§ **Excerpts from a dataset**:
——

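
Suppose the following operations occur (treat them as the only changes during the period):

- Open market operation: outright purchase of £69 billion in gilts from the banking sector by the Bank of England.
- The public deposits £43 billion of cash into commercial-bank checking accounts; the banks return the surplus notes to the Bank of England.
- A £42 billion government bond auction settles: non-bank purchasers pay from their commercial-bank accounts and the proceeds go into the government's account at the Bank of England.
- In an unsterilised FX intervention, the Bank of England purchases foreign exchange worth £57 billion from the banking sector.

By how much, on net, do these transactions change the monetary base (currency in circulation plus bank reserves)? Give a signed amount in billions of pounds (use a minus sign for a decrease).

+£84 billion

OMO purchase (from banks) £69 billion: Bank of England balance sheet expands → +£69B.
Currency deposit £43 billion: just a shift between currency and reserves — both are base money → 0.
Government account inflow £42 billion: reserves shift to a non-base liability → −£42B.
FX purchase £57 billion: Bank of England balance sheet expands → +£57B.
Net: 69 + 0 − 42 + 57 = +£84 billion.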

——

§ **Assignment**: Keep to the lines from the one containing "- A £42 billion" to the end of the entries above, and retype them exactly.

§ **Final answer**:
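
- A £42 billion government bond auction settles: non-bank purchasers pay from their commercial-bank accounts and the proceeds go into the government's account at the Bank of England.
- In an unsterilised FX intervention, the Bank of England purchases foreign exchange worth £57 billion from the banking sector.

By how much, on net, do these transactions change the monetary base (currency in circulation plus bank reserves)? Give a signed amount in billions of pounds (use a minus sign for a decrease).

+£84 billion

OMO purchase (from banks) £69 billion: Bank of England balance sheet expands → +£69B.
Currency deposit £43 billion: just a shift between currency and reserves — both are base money → 0.
Government account inflow £42 billion: reserves shift to a non-base liability → −£42B.
FX purchase £57 billion: Bank of England balance sheet expands → +£57B.
Net: 69 + 0 − 42 + 57 = +£84 billion.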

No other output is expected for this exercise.